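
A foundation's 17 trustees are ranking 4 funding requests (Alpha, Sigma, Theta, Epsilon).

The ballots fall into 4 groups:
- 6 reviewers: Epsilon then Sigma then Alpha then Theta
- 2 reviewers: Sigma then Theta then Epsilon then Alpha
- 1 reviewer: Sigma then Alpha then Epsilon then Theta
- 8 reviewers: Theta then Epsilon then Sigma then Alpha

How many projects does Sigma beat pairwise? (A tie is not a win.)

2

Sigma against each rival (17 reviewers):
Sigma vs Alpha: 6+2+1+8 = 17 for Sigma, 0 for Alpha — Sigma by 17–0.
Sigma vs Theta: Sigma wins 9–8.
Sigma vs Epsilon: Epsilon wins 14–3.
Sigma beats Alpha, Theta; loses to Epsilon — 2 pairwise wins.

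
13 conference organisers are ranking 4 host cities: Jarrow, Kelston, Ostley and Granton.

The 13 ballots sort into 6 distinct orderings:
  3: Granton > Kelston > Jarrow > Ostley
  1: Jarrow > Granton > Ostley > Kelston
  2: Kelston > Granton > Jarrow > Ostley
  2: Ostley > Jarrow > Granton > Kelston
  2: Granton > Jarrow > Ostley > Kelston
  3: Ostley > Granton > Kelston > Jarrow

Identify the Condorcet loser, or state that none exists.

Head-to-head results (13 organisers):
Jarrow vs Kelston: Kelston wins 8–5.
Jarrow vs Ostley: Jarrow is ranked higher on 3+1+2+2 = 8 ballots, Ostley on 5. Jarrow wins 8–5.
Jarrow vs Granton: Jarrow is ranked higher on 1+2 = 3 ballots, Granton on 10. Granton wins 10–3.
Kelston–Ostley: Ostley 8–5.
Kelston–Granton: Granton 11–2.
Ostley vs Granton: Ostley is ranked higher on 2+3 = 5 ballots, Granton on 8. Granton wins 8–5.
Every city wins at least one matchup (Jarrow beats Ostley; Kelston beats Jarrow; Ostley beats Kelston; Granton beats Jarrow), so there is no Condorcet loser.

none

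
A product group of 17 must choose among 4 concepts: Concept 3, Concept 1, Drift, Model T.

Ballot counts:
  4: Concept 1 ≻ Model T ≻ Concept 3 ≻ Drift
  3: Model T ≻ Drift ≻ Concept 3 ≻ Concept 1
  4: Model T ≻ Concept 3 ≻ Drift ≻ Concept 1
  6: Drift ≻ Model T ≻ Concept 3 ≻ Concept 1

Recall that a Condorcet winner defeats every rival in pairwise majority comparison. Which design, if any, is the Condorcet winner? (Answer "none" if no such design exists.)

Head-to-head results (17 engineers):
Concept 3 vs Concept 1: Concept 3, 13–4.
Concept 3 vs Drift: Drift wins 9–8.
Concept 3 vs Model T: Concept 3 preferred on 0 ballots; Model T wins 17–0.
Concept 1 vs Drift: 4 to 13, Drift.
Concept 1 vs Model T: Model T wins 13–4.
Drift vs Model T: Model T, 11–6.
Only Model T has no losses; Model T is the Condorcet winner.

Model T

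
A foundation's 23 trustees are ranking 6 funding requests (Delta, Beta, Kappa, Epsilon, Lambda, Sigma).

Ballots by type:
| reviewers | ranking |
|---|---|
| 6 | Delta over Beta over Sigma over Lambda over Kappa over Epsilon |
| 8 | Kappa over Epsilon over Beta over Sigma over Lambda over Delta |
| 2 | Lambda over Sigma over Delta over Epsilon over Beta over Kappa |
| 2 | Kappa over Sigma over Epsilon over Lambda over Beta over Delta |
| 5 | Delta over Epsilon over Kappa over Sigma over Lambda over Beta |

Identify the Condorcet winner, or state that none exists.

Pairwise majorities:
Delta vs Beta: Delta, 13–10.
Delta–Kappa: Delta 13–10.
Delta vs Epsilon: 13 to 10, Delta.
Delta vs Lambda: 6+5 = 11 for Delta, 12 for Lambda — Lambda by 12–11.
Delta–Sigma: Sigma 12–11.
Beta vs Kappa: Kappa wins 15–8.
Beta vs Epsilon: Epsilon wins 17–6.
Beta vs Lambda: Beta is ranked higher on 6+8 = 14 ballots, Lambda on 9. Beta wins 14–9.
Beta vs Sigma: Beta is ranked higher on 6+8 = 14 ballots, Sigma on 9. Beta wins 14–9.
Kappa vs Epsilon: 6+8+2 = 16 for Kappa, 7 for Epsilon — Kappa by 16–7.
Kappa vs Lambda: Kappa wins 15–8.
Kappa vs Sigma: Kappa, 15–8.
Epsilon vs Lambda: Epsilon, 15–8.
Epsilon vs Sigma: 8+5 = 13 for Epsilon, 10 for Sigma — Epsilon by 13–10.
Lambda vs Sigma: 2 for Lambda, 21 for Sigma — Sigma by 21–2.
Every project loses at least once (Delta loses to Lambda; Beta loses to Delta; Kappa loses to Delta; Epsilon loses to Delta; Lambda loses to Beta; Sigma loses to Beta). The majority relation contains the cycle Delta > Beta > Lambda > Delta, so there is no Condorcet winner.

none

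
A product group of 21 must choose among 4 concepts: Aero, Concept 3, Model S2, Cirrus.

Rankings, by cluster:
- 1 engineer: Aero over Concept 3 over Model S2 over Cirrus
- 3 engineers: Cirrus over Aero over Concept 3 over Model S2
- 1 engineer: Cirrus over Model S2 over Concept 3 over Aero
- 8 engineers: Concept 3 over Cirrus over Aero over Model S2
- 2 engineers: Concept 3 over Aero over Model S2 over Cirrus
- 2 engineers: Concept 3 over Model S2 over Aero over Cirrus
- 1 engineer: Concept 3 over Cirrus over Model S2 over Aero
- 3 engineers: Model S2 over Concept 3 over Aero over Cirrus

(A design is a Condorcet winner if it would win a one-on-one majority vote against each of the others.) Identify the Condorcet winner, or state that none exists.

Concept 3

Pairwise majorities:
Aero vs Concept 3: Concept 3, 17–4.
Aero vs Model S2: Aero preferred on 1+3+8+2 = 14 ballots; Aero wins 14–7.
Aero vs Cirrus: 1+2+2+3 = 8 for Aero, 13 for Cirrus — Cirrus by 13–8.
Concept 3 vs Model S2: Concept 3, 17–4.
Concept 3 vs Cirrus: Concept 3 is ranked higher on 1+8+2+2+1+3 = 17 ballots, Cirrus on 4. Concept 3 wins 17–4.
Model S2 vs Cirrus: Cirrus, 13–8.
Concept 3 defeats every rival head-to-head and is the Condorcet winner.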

★ ★ ★ ★ ★

About this exercise => Of the lines above, retype only those from the line containing "A foundation's 23" through the line containing "over Beta |", including both, exactly.

The completed task =>
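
A foundation's 23 trustees are ranking 6 funding requests (Delta, Beta, Kappa, Epsilon, Lambda, Sigma).

Ballots by type:
| reviewers | ranking |
|---|---|
| 6 | Delta over Beta over Sigma over Lambda over Kappa over Epsilon |
| 8 | Kappa over Epsilon over Beta over Sigma over Lambda over Delta |
| 2 | Lambda over Sigma over Delta over Epsilon over Beta over Kappa |
| 2 | Kappa over Sigma over Epsilon over Lambda over Beta over Delta |
| 5 | Delta over Epsilon over Kappa over Sigma over Lambda over Beta |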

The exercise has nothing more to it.